**TASK TO COMPLETE**
Copy out, from the entries below, each line that holds the string "Paper".

── RECORD EXTRACTS ──

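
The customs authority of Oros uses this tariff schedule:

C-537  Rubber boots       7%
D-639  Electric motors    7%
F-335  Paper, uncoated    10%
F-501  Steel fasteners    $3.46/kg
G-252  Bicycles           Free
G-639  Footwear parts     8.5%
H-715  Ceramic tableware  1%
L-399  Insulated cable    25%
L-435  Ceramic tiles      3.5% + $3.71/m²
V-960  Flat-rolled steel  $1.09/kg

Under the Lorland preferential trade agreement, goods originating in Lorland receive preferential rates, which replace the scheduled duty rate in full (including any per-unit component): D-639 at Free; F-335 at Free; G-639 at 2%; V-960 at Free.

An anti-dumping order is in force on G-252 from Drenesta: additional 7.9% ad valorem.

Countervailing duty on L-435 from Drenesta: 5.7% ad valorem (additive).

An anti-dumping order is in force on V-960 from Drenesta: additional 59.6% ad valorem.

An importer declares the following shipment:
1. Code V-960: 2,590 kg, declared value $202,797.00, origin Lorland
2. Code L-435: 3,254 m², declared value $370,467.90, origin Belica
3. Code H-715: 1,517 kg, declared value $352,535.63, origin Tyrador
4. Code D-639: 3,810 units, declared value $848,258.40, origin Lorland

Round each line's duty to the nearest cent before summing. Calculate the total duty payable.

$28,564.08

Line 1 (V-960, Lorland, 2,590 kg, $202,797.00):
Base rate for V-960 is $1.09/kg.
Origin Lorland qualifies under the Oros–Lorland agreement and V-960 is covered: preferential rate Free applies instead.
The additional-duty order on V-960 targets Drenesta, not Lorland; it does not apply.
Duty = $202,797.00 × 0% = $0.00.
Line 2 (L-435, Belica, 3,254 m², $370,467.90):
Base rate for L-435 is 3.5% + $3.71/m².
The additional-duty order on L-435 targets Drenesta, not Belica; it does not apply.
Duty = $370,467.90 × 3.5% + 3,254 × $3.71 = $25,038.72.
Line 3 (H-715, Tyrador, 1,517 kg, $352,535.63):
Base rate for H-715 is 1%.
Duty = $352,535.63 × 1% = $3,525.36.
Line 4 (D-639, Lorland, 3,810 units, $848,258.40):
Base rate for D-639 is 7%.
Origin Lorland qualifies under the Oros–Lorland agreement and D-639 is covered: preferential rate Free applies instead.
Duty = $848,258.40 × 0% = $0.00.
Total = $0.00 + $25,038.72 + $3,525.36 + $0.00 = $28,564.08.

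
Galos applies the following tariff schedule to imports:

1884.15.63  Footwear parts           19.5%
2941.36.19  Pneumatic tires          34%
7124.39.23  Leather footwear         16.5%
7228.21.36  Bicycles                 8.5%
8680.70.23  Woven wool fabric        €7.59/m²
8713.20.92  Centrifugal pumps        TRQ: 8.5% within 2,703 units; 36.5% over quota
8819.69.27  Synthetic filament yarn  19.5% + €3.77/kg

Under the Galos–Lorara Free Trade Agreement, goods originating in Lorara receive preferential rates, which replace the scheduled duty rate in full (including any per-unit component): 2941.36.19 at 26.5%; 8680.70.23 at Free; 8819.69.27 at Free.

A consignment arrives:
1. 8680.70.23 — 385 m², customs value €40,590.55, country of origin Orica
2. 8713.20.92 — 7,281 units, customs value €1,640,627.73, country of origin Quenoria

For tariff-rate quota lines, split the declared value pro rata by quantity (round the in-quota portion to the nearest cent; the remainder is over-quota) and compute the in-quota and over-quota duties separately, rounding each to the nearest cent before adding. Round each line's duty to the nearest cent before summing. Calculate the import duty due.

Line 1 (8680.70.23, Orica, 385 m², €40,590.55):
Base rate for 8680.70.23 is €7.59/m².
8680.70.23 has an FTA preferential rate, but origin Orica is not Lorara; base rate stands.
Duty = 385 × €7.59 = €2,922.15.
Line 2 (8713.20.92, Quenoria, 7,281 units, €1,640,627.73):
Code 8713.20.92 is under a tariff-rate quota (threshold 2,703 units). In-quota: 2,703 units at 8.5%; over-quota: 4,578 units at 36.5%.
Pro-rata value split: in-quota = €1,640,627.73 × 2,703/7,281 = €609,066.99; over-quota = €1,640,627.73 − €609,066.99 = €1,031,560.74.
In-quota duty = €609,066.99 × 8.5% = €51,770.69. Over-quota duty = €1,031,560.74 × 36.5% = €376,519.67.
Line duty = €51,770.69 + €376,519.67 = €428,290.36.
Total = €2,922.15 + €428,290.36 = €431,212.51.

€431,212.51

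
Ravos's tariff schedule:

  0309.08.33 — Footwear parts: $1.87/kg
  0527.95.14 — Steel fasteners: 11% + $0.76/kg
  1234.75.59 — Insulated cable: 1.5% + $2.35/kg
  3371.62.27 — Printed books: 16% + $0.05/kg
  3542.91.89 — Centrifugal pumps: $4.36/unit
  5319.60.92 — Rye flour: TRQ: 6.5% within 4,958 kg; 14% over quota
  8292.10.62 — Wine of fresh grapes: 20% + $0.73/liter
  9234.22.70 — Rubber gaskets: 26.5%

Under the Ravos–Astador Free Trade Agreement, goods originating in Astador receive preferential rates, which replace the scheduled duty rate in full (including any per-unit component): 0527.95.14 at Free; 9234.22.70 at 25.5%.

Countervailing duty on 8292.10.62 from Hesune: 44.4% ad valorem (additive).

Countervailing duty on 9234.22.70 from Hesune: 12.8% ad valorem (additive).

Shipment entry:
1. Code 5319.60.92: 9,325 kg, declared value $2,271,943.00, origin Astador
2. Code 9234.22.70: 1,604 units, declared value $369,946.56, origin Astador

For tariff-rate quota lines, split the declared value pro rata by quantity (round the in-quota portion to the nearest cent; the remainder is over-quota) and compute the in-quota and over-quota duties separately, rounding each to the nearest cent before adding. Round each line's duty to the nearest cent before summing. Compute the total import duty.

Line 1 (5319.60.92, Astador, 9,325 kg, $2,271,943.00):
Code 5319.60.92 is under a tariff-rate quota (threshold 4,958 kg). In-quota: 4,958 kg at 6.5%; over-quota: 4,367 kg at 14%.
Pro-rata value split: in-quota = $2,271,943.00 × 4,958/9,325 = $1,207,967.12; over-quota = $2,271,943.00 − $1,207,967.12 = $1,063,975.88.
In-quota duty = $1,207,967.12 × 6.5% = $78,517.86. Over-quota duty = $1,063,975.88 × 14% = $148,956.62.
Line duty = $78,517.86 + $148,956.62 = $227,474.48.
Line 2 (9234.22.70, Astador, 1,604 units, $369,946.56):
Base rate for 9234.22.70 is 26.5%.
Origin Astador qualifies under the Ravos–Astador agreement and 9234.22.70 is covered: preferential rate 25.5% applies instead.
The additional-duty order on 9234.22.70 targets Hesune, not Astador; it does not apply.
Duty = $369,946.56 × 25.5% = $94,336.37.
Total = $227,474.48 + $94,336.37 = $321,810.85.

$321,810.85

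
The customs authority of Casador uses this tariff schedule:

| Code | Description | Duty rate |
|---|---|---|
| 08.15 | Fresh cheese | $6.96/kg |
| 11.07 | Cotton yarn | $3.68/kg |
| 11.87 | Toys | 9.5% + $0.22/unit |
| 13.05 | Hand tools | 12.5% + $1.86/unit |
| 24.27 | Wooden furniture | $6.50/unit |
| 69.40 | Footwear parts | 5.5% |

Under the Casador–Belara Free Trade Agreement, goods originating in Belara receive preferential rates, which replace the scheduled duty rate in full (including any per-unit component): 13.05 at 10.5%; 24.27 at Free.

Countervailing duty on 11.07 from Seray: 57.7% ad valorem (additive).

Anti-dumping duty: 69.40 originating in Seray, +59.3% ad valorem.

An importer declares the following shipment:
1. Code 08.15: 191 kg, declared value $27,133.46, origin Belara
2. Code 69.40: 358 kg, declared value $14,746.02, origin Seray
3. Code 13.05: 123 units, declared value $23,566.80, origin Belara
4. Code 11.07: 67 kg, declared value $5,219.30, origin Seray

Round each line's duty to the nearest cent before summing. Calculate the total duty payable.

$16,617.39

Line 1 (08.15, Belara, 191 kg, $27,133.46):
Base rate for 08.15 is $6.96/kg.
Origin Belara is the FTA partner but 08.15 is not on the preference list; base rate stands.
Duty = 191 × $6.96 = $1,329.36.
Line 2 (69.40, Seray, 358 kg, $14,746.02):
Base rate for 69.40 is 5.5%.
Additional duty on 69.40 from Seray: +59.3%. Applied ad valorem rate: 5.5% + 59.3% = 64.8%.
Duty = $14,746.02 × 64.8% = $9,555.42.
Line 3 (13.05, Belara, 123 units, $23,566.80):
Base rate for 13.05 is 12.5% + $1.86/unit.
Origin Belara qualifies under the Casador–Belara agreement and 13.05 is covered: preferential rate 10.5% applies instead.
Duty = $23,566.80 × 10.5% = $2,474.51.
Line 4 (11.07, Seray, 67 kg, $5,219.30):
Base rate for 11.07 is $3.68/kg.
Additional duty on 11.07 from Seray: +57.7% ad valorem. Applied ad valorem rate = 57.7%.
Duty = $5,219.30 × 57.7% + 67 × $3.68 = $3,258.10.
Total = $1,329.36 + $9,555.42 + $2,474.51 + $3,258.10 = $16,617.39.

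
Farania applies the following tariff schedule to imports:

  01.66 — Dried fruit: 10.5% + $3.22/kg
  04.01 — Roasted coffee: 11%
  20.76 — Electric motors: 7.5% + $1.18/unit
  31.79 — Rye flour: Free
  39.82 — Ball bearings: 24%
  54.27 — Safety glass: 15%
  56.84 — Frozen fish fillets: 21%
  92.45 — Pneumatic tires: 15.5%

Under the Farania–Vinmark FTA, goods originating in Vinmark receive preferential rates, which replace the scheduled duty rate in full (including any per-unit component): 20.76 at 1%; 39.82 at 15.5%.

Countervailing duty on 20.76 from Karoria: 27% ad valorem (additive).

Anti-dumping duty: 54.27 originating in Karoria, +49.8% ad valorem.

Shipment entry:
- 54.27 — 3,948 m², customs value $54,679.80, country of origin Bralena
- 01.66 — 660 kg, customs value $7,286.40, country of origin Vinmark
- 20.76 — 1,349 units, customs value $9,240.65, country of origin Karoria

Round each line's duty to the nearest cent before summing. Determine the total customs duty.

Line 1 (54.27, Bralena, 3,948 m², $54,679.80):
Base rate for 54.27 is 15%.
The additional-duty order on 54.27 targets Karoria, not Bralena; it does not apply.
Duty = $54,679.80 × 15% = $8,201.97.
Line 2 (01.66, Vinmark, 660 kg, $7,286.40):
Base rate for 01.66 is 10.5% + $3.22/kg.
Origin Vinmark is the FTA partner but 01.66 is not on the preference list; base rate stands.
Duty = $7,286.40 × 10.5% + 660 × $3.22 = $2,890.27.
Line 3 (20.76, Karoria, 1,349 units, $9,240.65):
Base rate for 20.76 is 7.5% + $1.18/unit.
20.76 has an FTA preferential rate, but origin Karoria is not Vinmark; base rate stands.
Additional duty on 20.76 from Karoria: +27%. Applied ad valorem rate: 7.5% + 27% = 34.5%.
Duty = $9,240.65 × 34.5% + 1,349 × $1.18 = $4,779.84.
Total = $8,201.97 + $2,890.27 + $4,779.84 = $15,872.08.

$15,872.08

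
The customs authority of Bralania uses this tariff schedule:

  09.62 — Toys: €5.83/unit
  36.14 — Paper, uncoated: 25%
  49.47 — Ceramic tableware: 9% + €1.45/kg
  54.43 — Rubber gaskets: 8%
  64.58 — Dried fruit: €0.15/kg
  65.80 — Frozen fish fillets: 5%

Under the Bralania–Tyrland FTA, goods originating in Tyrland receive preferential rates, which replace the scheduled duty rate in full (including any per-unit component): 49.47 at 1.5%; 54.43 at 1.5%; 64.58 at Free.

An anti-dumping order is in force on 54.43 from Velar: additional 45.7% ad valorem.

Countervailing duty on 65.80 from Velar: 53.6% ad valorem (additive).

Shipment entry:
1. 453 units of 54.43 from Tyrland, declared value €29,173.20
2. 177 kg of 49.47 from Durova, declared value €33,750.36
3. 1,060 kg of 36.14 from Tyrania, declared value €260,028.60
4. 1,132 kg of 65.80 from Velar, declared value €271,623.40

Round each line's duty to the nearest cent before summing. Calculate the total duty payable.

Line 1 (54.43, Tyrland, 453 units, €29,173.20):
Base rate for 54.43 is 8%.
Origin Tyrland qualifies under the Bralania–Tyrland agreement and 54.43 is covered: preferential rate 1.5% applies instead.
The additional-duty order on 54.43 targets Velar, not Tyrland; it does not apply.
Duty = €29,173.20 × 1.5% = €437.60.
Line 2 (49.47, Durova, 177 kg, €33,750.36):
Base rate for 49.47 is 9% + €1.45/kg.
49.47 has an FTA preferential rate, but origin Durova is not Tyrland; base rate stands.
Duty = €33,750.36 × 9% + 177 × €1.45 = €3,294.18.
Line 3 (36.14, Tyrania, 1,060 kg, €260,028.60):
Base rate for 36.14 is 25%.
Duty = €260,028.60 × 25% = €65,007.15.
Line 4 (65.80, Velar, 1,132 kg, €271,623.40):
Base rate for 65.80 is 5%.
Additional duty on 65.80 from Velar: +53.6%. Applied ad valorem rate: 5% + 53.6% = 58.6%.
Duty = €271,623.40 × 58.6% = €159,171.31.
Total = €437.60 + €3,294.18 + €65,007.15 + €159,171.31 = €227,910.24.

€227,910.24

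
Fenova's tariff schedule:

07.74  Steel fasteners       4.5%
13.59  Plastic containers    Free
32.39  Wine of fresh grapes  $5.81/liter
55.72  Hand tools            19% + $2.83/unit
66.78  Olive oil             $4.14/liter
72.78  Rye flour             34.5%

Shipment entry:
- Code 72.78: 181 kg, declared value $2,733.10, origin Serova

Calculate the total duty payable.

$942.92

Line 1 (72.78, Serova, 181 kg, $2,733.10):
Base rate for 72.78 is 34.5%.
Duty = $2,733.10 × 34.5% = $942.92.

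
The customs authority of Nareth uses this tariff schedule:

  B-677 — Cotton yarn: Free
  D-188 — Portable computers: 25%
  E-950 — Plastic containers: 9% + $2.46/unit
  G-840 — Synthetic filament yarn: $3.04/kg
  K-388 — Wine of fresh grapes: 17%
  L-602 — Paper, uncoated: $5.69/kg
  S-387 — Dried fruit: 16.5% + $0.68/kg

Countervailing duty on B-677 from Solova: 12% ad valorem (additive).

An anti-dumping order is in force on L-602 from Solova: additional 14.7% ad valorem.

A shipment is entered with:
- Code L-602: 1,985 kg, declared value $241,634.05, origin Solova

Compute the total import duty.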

───

**WRITTEN ANSWER**
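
F-335  Paper, uncoated    10%
  36.14 — Paper, uncoated: 25%
  L-602 — Paper, uncoated: $5.69/kg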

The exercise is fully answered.